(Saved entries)
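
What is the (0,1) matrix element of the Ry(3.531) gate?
-0.9811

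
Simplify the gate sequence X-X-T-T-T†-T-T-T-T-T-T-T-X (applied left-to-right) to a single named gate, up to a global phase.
X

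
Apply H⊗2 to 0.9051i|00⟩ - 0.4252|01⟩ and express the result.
(-0.2126 + 0.4526i)|00⟩ + (0.2126 + 0.4526i)|01⟩ + (-0.2126 + 0.4526i)|10⟩ + (0.2126 + 0.4526i)|11⟩

H⊗2 gives amp(|y⟩) = (1/2) Σ_x (−1)^(x·y) amp(|x⟩), where x·y is the number of positions in which both x and y have a 1.
|00⟩: (0.9051i - 0.4252)/2 = (-0.2126 + 0.4526i)
|01⟩: (0.9051i + 0.4252)/2 = (0.2126 + 0.4526i)
|10⟩: (0.9051i - 0.4252)/2 = (-0.2126 + 0.4526i)
|11⟩: (0.9051i + 0.4252)/2 = (0.2126 + 0.4526i)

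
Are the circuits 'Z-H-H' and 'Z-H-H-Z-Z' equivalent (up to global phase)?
Yes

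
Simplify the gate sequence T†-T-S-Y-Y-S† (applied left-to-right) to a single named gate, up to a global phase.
I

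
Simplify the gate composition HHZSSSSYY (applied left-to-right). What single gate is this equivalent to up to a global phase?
Z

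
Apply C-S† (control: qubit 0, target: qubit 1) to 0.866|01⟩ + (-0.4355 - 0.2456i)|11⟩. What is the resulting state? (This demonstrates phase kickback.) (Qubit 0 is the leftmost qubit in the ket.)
0.866|01⟩ + (-0.2456 + 0.4355i)|11⟩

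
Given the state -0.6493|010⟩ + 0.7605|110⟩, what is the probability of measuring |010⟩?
0.4216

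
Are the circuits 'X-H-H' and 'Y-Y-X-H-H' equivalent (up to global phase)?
Yes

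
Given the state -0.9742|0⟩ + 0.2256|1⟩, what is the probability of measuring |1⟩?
0.0509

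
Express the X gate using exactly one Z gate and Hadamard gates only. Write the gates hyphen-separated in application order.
H-Z-H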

§ About this exercise: From the line containing "Express the X" to the final line of the entries, print every line exactly and nothing else.

§ Task answer:
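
Express the X gate using exactly one Z gate and Hadamard gates only. Write the gates hyphen-separated in application order.
H-Z-H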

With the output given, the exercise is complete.